Stored data:
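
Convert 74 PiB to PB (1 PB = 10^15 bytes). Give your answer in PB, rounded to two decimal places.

83.32 PB

74 PiB = 74 × 2^50 bytes = 83,316,593,106,354,176 bytes
1 PB = 1,000,000,000,000,000 bytes
83,316,593,106,354,176 / 1,000,000,000,000,000 = 83.32 PB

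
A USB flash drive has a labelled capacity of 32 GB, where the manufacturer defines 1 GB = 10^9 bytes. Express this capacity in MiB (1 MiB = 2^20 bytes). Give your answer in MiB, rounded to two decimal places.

32 GB = 32 × 10^9 bytes = 32,000,000,000 bytes
1 MiB = 1,048,576 bytes
32,000,000,000 / 1,048,576 = 30,517.58 MiB

30,517.58 MiB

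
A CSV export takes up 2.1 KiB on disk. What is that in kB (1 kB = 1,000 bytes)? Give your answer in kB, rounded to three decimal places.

2.1 KiB = 2.1 × 2^10 bytes = 2,150.4 bytes
1 kB = 10^3 bytes = 1,000 bytes
2,150.4 / 1,000 = 2.150 kB

2.150 kB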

TASK STATEMENT
Transcribe the records above exactly as they appear.

RESULT OF THIS EXERCISE
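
Convert 74 PiB to PB (1 PB = 10^15 bytes). Give your answer in PB, rounded to two decimal places.

83.32 PB

74 PiB = 74 × 2^50 bytes = 83,316,593,106,354,176 bytes
1 PB = 1,000,000,000,000,000 bytes
83,316,593,106,354,176 / 1,000,000,000,000,000 = 83.32 PB

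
A USB flash drive has a labelled capacity of 32 GB, where the manufacturer defines 1 GB = 10^9 bytes. Express this capacity in MiB (1 MiB = 2^20 bytes). Give your answer in MiB, rounded to two decimal places.

32 GB = 32 × 10^9 bytes = 32,000,000,000 bytes
1 MiB = 1,048,576 bytes
32,000,000,000 / 1,048,576 = 30,517.58 MiB

30,517.58 MiB

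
A CSV export takes up 2.1 KiB on disk. What is that in kB (1 kB = 1,000 bytes)? Give your answer in kB, rounded to three decimal places.

2.1 KiB = 2.1 × 2^10 bytes = 2,150.4 bytes
1 kB = 10^3 bytes = 1,000 bytes
2,150.4 / 1,000 = 2.150 kB

2.150 kB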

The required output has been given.